Saved data entries
+ + + + + + +
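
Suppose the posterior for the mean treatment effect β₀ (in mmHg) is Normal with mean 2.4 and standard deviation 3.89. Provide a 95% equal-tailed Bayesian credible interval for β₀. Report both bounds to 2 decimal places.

The posterior is symmetric, so the 95% equal-tailed interval is β₀ = 2.4 ± z·3.89 with z = 1.960.
Half-width: 1.960 × 3.89 = 7.62.
2.4 − 7.62 = -5.22; 2.4 + 7.62 = 10.02.

[-5.22, 10.02]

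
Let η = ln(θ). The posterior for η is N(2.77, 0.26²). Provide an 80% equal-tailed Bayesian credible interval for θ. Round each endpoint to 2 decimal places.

On the log scale the 80% interval is 2.77 ± 1.282 × 0.26 = [2.4368, 3.1032].
Exponentiate: [e^2.4368, e^3.1032] = [11.44, 22.27].

[11.44, 22.27]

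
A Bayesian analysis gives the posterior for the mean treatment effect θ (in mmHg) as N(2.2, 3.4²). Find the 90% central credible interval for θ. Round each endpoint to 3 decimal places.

The posterior is symmetric, so the 90% equal-tailed interval is θ = 2.2 ± z·3.4 with z = 1.645.
Half-width: 1.645 × 3.4 = 5.593.
2.2 − 5.593 = -3.393; 2.2 + 5.593 = 7.793.

[-3.393, 7.793]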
+ + + + + + +
| TASK GOAL |
Once you have read the records above, set each one down again exactly.

| FINISHED EXERCISE |
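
Suppose the posterior for the mean treatment effect β₀ (in mmHg) is Normal with mean 2.4 and standard deviation 3.89. Provide a 95% equal-tailed Bayesian credible interval for β₀. Report both bounds to 2 decimal places.

The posterior is symmetric, so the 95% equal-tailed interval is β₀ = 2.4 ± z·3.89 with z = 1.960.
Half-width: 1.960 × 3.89 = 7.62.
2.4 − 7.62 = -5.22; 2.4 + 7.62 = 10.02.

[-5.22, 10.02]

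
Let η = ln(θ). The posterior for η is N(2.77, 0.26²). Provide an 80% equal-tailed Bayesian credible interval for θ. Round each endpoint to 2 decimal places.

On the log scale the 80% interval is 2.77 ± 1.282 × 0.26 = [2.4368, 3.1032].
Exponentiate: [e^2.4368, e^3.1032] = [11.44, 22.27].

[11.44, 22.27]

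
A Bayesian analysis gives the posterior for the mean treatment effect θ (in mmHg) as N(2.2, 3.4²). Find the 90% central credible interval for θ. Round each endpoint to 3 decimal places.

The posterior is symmetric, so the 90% equal-tailed interval is θ = 2.2 ± z·3.4 with z = 1.645.
Half-width: 1.645 × 3.4 = 5.593.
2.2 − 5.593 = -3.393; 2.2 + 5.593 = 7.793.

[-3.393, 7.793]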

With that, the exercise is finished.